ASSIGNED TASK: Word-for-word transcription is needed for all of the entries.

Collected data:
************
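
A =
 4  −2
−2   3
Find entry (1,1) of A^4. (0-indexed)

365

A^2 = [[20, −14], [−14, 13]]
A^3 = [[108, −82], [−82, 67]]
A^4 = [[596, −462], [−462, 365]]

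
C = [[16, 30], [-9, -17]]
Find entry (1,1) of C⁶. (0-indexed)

tr C = -1 and det C = -2, so the characteristic polynomial is λ² − (-1)λ + (-2) with roots 1 and -2.
Eigenvectors give P = [[-2, -5], [1, 3]] with P⁻¹ = [[-3, -5], [1, 2]], and C = P·diag(1, -2)·P⁻¹.
Then C⁶ = P·diag(1, 64)·P⁻¹ = [[-2, -320], [1, 192]] · [[-3, -5], [1, 2]] = [[-314, -630], [189, 379]].

379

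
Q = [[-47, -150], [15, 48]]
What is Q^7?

tr Q = 1 and det Q = -6, so the characteristic polynomial is λ² − (1)λ + (-6) with roots -2 and 3.
Eigenvectors give P = [[10, -3], [-3, 1]] with P⁻¹ = [[1, 3], [3, 10]], and Q = P·diag(-2, 3)·P⁻¹.
Then Q^7 = P·diag(-128, 2187)·P⁻¹ = [[-1280, -6561], [384, 2187]] · [[1, 3], [3, 10]] = [[-20963, -69450], [6945, 23022]].

[[-20963, -69450], [6945, 23022]]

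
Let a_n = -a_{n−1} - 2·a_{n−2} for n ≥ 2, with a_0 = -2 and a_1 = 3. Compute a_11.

113

With companion matrix M = [[-1, -2], [1, 0]], [a_n, a_{n−1}]ᵀ = M·[a_{n−1}, a_{n−2}]ᵀ, so [a_11, a_10]ᵀ = M^10·[a_1, a_0]ᵀ.
M^10 = [[23, -22], [11, 34]], giving [a_11, a_10]ᵀ = [[113], [-35]].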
************
RESPONSE TO THE EXERCISE:
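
A =
 4  −2
−2   3
Find entry (1,1) of A^4. (0-indexed)

365

A^2 = [[20, −14], [−14, 13]]
A^3 = [[108, −82], [−82, 67]]
A^4 = [[596, −462], [−462, 365]]

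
C = [[16, 30], [-9, -17]]
Find entry (1,1) of C⁶. (0-indexed)

tr C = -1 and det C = -2, so the characteristic polynomial is λ² − (-1)λ + (-2) with roots 1 and -2.
Eigenvectors give P = [[-2, -5], [1, 3]] with P⁻¹ = [[-3, -5], [1, 2]], and C = P·diag(1, -2)·P⁻¹.
Then C⁶ = P·diag(1, 64)·P⁻¹ = [[-2, -320], [1, 192]] · [[-3, -5], [1, 2]] = [[-314, -630], [189, 379]].

379

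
Q = [[-47, -150], [15, 48]]
What is Q^7?

tr Q = 1 and det Q = -6, so the characteristic polynomial is λ² − (1)λ + (-6) with roots -2 and 3.
Eigenvectors give P = [[10, -3], [-3, 1]] with P⁻¹ = [[1, 3], [3, 10]], and Q = P·diag(-2, 3)·P⁻¹.
Then Q^7 = P·diag(-128, 2187)·P⁻¹ = [[-1280, -6561], [384, 2187]] · [[1, 3], [3, 10]] = [[-20963, -69450], [6945, 23022]].

[[-20963, -69450], [6945, 23022]]

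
Let a_n = -a_{n−1} - 2·a_{n−2} for n ≥ 2, with a_0 = -2 and a_1 = 3. Compute a_11.

113

With companion matrix M = [[-1, -2], [1, 0]], [a_n, a_{n−1}]ᵀ = M·[a_{n−1}, a_{n−2}]ᵀ, so [a_11, a_10]ᵀ = M^10·[a_1, a_0]ᵀ.
M^10 = [[23, -22], [11, 34]], giving [a_11, a_10]ᵀ = [[113], [-35]].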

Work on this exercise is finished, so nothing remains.